(EXTRACTED DATA Opens)
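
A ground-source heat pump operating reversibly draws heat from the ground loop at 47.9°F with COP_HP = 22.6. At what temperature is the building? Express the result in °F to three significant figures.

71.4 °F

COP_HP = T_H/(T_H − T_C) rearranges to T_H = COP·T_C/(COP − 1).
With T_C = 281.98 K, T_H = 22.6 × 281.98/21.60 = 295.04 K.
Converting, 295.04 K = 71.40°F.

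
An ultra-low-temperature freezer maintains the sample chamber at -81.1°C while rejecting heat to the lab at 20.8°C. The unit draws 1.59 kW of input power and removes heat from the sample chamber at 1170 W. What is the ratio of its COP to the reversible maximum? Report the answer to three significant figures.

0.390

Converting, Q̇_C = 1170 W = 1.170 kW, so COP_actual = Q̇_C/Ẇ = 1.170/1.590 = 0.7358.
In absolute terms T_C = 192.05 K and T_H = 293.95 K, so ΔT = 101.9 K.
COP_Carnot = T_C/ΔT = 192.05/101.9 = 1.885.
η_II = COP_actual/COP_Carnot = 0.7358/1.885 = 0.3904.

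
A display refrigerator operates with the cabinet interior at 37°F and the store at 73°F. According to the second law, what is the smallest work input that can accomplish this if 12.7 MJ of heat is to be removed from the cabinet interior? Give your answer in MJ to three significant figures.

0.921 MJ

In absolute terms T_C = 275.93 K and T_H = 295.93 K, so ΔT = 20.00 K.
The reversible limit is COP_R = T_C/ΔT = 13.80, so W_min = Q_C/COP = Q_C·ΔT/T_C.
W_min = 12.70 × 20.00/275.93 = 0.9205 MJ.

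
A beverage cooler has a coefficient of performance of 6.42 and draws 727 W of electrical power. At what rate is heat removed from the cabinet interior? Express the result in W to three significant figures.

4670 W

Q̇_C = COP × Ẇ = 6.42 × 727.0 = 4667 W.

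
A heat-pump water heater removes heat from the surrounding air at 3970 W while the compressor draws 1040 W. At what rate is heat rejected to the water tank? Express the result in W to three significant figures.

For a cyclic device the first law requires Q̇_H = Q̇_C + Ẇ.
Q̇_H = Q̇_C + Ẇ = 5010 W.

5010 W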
(EXTRACTED DATA Closes)
> _TASK GOAL_
Retype exactly, and only, the lines that run from the one with "A heat-pump water" through the final line of the entries.

> _RESULT_
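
A heat-pump water heater removes heat from the surrounding air at 3970 W while the compressor draws 1040 W. At what rate is heat rejected to the water tank? Express the result in W to three significant figures.

For a cyclic device the first law requires Q̇_H = Q̇_C + Ẇ.
Q̇_H = Q̇_C + Ẇ = 5010 W.

5010 W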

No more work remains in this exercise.